- Source material -
==*==

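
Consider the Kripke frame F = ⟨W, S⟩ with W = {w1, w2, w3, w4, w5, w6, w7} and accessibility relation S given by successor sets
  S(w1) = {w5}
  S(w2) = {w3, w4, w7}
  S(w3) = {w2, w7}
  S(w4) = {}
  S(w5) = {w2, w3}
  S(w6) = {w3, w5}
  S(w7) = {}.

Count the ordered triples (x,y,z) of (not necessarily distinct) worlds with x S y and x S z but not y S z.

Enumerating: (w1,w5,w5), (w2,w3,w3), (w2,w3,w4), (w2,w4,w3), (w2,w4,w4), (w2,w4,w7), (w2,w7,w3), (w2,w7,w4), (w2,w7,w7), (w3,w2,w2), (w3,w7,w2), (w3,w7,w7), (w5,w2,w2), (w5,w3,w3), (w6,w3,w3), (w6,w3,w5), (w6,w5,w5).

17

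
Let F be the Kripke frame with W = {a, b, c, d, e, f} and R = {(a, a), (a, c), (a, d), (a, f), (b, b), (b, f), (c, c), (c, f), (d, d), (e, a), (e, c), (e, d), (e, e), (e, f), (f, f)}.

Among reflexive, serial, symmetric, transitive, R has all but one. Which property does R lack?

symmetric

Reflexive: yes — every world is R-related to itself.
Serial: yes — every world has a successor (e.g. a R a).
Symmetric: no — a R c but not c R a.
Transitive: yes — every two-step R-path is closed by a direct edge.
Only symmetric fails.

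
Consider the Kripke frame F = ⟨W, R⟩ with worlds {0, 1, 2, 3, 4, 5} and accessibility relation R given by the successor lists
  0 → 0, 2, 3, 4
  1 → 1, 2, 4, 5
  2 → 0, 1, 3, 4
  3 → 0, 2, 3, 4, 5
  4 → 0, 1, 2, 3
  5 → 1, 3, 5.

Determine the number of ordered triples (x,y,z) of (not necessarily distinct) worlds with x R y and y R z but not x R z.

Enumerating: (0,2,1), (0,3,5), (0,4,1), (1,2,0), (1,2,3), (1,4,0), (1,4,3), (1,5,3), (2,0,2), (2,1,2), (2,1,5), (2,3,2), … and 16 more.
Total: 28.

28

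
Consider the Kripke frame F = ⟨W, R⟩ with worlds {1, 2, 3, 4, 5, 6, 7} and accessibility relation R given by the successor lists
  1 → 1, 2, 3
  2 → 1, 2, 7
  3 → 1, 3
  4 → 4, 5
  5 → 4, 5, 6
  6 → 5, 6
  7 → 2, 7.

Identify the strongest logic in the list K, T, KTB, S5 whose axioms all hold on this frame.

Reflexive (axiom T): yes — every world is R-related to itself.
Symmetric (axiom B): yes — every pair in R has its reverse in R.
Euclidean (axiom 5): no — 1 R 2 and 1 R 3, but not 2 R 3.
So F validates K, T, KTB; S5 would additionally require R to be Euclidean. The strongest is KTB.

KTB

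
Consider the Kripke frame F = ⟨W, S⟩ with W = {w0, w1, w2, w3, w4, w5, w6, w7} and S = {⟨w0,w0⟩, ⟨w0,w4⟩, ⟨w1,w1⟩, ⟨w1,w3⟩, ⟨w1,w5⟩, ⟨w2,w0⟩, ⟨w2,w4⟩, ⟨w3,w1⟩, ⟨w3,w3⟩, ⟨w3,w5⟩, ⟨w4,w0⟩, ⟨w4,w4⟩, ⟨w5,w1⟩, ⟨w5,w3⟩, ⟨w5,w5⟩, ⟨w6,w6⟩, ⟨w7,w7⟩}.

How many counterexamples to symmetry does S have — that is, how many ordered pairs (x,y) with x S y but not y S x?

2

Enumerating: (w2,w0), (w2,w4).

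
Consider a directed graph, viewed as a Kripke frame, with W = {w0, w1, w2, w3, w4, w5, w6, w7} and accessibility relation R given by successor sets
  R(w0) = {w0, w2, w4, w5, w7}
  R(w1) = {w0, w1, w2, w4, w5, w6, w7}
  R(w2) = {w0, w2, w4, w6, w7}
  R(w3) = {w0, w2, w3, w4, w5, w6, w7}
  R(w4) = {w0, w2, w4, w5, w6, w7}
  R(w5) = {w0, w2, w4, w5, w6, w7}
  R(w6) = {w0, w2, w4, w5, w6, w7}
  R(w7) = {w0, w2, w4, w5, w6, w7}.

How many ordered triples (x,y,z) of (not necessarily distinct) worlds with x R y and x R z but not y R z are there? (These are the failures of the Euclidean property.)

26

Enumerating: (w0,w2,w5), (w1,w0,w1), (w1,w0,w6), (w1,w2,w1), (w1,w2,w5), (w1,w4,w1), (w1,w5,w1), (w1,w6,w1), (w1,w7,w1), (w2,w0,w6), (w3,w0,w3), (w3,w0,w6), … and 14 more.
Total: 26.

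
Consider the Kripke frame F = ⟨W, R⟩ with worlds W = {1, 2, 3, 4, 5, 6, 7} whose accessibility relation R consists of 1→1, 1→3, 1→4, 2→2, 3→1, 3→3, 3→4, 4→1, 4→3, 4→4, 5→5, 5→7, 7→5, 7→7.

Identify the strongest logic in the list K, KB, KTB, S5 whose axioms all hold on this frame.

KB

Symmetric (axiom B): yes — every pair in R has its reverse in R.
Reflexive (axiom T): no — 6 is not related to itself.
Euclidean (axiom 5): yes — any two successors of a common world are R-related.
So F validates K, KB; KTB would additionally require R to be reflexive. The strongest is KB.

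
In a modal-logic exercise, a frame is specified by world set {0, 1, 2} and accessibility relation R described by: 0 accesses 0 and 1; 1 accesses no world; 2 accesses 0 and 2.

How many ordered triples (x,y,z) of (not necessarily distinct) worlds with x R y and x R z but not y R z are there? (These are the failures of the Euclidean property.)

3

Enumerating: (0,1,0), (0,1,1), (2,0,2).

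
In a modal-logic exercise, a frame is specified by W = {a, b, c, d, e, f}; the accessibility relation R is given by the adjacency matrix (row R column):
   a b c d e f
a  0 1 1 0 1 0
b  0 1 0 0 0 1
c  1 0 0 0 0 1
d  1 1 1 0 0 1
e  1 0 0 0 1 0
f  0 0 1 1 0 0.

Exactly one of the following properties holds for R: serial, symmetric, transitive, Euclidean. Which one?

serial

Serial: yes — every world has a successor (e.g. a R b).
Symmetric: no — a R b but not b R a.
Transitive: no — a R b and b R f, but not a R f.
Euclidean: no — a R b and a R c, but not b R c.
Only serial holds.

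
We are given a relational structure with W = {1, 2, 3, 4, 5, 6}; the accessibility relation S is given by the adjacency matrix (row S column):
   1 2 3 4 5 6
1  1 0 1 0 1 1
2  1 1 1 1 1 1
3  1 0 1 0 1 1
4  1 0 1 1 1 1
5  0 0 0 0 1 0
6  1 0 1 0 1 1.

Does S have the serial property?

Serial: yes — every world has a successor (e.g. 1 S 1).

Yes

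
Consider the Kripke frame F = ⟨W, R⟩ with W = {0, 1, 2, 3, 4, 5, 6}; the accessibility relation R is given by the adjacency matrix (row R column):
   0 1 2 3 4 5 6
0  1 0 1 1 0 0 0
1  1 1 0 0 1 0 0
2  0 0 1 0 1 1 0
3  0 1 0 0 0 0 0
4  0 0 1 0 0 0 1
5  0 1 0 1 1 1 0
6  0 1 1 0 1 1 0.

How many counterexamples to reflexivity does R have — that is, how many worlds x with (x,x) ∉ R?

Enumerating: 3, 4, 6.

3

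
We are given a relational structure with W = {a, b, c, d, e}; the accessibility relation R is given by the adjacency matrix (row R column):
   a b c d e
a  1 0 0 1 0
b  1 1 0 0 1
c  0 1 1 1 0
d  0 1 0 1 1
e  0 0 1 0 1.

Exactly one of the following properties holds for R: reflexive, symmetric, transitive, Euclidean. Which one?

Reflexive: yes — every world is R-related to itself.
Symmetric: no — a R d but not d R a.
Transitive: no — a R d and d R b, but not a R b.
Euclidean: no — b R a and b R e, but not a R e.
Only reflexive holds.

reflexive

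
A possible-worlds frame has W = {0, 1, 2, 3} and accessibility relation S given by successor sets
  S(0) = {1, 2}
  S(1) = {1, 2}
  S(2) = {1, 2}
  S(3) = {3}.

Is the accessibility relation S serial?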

==*==

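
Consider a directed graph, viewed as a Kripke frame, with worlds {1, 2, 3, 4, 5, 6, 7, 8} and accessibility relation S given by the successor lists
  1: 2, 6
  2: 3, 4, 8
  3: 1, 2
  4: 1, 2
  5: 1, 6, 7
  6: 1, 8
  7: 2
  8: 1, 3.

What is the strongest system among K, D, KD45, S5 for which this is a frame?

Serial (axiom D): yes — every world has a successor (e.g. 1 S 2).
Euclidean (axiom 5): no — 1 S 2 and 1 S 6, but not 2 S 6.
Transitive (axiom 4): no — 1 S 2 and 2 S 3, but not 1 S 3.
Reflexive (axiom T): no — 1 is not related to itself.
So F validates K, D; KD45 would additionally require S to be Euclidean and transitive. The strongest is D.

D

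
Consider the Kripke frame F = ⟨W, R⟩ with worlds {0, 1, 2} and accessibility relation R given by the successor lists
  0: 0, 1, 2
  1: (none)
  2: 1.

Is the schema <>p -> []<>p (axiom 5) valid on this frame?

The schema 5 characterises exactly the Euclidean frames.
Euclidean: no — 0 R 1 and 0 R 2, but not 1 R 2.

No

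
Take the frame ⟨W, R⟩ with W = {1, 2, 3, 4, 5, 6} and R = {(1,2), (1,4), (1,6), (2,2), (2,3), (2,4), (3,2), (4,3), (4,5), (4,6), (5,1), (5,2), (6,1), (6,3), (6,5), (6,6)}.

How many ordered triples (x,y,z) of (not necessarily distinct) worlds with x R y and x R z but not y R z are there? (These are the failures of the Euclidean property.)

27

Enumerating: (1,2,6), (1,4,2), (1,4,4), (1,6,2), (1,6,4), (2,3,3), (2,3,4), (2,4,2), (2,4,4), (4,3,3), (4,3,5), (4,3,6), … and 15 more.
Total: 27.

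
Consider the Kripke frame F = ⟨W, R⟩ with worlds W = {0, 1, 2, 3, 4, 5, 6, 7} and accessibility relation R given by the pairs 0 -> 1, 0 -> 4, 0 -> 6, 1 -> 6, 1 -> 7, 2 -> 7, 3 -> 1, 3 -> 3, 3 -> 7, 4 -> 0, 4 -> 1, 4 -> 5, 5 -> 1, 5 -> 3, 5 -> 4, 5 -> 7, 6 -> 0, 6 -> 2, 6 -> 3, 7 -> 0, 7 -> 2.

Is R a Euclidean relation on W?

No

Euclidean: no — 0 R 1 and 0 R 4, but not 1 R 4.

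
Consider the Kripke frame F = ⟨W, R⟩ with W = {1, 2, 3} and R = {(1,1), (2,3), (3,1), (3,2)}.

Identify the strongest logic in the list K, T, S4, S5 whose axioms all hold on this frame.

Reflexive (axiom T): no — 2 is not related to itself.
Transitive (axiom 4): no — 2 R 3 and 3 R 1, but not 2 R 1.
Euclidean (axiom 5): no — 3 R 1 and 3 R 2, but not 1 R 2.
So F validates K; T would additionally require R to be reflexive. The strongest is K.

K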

==*==

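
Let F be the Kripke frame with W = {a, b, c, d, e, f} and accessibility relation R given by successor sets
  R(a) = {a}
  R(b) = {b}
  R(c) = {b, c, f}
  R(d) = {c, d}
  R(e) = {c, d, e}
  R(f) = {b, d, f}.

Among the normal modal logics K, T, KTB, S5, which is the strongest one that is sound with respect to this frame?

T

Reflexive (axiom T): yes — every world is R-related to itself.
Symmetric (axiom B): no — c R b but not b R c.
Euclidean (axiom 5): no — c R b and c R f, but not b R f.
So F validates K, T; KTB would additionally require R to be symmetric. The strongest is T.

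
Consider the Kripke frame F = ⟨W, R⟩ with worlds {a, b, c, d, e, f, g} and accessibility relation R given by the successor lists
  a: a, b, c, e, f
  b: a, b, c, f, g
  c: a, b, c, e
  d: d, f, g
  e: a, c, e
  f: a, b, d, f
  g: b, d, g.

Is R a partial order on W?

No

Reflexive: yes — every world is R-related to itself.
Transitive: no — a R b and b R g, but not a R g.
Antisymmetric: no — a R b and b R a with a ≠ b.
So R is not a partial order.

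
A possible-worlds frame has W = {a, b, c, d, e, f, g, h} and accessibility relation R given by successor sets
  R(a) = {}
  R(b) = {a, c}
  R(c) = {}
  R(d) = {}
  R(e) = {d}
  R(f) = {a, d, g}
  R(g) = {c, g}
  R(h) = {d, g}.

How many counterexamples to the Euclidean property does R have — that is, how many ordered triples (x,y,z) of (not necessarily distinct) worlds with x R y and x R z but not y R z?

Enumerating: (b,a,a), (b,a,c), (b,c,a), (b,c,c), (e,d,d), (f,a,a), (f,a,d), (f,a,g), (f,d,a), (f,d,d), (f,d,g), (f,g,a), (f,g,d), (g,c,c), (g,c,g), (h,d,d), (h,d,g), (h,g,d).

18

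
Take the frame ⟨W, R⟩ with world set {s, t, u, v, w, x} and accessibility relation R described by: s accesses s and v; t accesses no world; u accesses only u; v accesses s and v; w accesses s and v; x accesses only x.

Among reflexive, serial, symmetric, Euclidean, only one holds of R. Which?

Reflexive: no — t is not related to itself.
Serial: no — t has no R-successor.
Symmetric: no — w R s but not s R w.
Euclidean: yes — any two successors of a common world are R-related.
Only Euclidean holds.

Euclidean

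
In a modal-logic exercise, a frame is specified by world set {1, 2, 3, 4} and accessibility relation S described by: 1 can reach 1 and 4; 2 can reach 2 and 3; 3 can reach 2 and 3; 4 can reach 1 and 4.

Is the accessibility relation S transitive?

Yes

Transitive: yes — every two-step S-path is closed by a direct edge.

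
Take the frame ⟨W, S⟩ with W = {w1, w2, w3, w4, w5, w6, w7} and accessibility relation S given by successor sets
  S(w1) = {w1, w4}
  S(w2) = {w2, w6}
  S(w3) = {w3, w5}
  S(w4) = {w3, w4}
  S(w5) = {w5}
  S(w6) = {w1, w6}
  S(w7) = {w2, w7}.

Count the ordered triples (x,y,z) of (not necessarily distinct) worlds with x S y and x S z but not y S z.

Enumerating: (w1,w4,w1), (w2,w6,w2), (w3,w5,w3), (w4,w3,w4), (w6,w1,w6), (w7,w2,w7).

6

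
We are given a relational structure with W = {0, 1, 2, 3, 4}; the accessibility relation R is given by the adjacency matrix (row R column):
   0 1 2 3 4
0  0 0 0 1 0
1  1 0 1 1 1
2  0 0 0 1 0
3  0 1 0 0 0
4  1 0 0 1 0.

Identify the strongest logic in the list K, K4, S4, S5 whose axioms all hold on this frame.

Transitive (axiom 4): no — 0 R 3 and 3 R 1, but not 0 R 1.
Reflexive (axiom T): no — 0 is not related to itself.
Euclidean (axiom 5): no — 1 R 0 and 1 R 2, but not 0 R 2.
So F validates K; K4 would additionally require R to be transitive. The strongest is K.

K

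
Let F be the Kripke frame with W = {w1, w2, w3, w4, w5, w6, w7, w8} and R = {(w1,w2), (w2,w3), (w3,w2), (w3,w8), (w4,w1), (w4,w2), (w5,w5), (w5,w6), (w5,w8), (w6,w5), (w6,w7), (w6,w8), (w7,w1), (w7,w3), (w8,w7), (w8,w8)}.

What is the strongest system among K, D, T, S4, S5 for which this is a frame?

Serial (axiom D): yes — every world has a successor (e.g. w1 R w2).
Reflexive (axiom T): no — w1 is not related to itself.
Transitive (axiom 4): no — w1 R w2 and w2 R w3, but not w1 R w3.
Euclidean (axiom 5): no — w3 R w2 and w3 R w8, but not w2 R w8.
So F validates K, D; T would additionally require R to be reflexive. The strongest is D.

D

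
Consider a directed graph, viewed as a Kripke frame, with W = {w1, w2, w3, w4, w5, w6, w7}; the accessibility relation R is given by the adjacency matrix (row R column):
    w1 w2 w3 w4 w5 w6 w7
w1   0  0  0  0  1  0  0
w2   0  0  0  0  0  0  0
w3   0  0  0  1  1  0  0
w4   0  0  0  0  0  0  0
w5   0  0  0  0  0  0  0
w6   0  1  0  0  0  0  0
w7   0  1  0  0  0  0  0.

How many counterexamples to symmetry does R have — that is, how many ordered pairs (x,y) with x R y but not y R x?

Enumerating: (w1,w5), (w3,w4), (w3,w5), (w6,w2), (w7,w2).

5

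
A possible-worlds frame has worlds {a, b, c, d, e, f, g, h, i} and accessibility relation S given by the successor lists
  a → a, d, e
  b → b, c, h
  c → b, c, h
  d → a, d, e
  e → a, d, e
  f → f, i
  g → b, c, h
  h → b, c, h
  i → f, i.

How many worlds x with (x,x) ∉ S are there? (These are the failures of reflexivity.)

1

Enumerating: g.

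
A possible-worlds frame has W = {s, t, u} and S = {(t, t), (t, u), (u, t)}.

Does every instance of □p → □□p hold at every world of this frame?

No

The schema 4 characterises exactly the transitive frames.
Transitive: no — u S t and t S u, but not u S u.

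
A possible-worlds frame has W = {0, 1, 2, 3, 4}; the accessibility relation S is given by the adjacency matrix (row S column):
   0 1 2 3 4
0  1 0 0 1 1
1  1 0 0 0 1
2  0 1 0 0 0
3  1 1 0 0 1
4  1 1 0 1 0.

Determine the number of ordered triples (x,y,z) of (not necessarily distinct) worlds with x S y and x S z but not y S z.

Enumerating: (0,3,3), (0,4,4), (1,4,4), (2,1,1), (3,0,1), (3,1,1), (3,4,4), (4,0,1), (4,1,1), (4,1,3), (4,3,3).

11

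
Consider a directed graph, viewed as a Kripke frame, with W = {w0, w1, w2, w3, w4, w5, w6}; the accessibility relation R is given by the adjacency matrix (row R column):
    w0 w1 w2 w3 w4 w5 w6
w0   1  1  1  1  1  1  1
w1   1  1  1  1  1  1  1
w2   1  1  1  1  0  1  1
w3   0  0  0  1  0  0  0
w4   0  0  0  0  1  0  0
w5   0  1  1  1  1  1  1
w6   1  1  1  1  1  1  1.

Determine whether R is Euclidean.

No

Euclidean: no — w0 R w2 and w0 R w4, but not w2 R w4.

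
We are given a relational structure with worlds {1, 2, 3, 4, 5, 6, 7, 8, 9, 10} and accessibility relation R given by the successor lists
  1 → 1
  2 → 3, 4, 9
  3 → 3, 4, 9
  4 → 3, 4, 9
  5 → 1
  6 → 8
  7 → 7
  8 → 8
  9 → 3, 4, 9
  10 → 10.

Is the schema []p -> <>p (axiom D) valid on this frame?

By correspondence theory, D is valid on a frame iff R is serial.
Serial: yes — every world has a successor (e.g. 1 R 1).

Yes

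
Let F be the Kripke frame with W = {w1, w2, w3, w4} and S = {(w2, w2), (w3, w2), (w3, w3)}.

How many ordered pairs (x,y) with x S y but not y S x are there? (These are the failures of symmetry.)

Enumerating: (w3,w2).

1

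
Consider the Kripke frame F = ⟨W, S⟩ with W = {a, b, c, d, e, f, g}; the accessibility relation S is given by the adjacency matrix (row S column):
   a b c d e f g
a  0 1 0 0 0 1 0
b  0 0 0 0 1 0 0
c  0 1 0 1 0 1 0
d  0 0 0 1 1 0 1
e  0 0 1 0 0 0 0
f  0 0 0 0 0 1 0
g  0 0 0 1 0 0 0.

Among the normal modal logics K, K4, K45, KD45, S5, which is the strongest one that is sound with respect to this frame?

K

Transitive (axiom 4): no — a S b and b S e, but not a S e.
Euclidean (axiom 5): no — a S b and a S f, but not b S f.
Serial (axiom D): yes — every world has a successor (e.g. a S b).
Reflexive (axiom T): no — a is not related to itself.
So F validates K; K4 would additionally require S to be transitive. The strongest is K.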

==*==

- Task description -
Across the whole listing above, tally each line where the string "accesses" occurs, and give the number and nothing more.

- Reply -
2